Please copy the last part of the entries exactly: the line that has "Suppose l passes" and every line up to and including the end, nothing more.

(Records from a data collection)
+---+

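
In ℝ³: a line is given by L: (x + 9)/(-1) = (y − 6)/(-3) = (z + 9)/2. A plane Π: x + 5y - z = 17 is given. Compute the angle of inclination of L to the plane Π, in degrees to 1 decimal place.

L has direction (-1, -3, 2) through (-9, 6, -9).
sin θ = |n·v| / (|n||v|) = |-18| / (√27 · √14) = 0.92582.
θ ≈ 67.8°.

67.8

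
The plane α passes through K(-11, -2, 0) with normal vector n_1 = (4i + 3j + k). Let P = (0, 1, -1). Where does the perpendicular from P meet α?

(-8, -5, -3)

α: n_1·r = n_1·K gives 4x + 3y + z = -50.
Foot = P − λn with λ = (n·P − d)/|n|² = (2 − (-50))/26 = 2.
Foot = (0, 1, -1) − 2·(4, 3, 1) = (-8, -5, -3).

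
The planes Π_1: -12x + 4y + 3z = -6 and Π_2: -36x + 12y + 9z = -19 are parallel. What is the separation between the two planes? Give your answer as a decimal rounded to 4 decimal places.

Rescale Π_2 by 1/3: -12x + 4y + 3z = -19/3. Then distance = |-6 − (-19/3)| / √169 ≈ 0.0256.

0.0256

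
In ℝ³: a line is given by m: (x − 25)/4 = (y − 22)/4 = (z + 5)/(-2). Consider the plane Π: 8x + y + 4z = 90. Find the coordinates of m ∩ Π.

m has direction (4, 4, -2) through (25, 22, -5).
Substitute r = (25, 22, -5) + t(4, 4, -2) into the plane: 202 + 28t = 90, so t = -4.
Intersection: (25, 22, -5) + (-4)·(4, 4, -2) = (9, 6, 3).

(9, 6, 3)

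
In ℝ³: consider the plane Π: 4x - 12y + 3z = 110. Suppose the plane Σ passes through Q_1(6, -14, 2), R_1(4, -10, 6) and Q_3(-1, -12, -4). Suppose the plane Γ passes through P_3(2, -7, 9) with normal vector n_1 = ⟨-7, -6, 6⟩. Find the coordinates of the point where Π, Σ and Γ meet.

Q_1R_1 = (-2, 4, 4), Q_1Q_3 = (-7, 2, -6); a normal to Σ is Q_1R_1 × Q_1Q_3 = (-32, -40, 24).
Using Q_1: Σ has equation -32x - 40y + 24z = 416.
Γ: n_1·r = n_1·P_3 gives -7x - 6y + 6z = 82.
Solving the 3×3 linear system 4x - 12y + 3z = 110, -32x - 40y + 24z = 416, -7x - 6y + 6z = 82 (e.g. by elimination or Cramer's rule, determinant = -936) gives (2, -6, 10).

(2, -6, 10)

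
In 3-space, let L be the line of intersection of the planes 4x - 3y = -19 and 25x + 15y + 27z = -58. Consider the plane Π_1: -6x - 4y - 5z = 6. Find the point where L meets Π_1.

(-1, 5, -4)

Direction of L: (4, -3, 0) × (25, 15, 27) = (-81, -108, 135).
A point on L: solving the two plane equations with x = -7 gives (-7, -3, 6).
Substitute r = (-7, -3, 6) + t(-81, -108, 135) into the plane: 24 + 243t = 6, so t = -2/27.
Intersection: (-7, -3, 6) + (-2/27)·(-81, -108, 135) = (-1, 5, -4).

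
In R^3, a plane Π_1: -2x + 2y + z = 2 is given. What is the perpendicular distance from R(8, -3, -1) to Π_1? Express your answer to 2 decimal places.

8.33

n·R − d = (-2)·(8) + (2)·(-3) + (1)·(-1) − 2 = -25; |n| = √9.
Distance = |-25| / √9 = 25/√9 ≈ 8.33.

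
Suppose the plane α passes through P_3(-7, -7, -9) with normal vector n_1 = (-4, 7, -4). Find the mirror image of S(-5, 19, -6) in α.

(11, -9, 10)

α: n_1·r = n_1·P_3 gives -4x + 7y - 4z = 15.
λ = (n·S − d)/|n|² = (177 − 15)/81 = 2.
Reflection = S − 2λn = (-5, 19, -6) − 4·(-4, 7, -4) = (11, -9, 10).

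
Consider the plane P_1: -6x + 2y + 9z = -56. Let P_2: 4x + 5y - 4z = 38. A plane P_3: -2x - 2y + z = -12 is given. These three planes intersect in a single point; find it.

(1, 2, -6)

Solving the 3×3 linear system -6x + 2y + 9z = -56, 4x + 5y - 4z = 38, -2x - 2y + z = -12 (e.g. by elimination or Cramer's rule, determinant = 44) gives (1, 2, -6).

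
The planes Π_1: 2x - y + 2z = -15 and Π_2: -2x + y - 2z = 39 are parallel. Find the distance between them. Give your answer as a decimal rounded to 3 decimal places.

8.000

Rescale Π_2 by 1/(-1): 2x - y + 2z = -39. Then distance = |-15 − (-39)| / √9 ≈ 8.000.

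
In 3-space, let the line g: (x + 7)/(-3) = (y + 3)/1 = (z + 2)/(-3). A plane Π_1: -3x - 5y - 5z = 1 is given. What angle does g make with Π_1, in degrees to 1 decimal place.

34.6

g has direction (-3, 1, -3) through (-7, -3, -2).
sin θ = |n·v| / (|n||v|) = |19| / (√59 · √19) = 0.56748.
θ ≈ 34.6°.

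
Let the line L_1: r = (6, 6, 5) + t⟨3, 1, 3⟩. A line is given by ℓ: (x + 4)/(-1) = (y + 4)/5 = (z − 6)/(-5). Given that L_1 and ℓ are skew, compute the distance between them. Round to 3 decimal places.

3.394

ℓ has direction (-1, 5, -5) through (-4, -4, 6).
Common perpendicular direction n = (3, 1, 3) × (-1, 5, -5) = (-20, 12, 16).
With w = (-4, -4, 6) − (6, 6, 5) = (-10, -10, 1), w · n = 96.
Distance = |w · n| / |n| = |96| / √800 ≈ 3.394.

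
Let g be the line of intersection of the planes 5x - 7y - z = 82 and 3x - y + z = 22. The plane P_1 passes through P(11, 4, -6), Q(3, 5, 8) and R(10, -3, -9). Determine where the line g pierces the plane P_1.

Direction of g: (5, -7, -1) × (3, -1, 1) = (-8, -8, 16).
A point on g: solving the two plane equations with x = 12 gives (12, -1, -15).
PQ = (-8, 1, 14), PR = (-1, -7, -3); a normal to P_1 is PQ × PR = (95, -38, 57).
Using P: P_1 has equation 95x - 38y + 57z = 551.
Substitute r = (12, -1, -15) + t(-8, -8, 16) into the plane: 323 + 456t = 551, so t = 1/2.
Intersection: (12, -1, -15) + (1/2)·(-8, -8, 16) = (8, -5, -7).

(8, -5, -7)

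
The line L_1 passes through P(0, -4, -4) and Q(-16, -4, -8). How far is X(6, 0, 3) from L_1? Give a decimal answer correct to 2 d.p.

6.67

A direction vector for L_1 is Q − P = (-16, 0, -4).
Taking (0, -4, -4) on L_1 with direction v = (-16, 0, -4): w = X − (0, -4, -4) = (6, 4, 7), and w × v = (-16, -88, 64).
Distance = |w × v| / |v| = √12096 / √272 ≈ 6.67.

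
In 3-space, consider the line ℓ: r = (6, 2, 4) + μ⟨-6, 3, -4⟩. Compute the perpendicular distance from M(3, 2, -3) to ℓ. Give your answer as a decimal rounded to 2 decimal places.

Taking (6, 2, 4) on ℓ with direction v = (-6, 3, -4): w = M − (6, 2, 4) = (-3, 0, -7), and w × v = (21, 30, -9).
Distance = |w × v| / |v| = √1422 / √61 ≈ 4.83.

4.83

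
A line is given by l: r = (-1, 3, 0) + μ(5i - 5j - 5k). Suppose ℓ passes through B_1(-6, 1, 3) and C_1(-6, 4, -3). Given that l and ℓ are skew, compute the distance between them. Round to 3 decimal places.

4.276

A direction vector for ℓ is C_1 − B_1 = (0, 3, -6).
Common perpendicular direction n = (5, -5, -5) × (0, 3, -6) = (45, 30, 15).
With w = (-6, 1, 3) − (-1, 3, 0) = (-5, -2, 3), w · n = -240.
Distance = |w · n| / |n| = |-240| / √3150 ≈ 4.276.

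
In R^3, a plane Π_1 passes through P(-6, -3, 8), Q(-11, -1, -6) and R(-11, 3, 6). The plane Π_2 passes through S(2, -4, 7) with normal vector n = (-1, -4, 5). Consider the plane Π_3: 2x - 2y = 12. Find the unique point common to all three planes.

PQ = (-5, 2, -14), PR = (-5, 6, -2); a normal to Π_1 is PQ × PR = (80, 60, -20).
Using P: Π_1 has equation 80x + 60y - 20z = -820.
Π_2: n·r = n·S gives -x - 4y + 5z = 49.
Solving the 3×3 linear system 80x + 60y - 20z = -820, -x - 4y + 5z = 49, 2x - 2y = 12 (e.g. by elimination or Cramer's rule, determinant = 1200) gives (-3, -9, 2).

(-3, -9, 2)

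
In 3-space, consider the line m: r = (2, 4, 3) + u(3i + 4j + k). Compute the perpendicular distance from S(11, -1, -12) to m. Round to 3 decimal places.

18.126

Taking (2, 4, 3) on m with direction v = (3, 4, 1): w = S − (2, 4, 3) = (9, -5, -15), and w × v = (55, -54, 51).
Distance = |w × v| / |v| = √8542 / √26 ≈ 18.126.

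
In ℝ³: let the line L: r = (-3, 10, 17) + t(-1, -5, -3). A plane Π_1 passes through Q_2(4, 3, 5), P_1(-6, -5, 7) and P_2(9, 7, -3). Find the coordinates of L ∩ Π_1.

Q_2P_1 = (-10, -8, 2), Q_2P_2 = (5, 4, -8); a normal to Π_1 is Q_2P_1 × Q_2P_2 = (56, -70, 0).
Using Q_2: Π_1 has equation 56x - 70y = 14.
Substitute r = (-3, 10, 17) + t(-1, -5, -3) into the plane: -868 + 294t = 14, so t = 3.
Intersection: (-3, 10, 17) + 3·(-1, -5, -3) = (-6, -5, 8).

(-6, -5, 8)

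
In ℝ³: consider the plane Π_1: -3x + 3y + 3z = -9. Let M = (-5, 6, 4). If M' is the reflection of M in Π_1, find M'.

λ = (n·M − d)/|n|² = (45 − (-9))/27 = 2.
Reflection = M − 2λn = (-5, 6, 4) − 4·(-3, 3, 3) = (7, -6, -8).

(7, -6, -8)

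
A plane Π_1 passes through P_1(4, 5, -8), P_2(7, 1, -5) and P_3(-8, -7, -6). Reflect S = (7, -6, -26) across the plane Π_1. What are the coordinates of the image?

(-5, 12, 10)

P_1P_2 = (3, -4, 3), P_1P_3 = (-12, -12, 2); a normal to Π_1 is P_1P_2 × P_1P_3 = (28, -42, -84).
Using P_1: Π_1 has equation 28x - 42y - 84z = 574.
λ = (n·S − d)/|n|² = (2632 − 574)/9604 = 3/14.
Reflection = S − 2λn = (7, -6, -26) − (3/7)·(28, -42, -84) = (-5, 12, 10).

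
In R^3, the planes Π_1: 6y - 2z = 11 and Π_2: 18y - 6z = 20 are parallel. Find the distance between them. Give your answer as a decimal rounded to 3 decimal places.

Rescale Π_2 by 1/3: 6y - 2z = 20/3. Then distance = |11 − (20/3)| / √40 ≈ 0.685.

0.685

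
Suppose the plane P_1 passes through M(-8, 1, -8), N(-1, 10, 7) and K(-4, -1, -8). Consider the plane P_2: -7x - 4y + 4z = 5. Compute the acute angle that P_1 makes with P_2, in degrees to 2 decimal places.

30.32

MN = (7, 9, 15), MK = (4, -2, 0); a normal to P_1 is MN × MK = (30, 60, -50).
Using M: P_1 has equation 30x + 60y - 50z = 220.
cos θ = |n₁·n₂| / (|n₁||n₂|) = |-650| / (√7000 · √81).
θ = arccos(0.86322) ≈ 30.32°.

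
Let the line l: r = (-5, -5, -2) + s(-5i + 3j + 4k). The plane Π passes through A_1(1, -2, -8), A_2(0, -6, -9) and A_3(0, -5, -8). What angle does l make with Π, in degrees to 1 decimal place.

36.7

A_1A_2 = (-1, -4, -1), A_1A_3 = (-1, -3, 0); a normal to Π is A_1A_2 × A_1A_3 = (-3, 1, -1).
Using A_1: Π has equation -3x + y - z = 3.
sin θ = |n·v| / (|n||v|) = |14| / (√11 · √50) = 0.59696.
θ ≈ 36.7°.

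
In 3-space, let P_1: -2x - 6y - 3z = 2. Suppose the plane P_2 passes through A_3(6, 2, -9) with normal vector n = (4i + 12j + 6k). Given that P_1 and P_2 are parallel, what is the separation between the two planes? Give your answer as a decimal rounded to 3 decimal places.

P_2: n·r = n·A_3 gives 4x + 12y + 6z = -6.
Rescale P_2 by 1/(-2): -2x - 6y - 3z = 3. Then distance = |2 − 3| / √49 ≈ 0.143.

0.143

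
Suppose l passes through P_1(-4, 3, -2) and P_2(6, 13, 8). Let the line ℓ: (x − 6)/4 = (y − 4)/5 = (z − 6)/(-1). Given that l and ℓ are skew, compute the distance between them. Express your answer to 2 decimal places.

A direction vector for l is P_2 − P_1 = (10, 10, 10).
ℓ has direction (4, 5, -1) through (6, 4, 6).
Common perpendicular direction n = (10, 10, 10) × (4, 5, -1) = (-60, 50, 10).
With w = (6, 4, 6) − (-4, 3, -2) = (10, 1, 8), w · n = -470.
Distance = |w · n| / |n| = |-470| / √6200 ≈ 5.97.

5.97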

+---+

— EXERCISE ANSWER —
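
Suppose l passes through P_1(-4, 3, -2) and P_2(6, 13, 8). Let the line ℓ: (x − 6)/4 = (y − 4)/5 = (z − 6)/(-1). Given that l and ℓ are skew, compute the distance between them. Express your answer to 2 decimal places.

A direction vector for l is P_2 − P_1 = (10, 10, 10).
ℓ has direction (4, 5, -1) through (6, 4, 6).
Common perpendicular direction n = (10, 10, 10) × (4, 5, -1) = (-60, 50, 10).
With w = (6, 4, 6) − (-4, 3, -2) = (10, 1, 8), w · n = -470.
Distance = |w · n| / |n| = |-470| / √6200 ≈ 5.97.

5.97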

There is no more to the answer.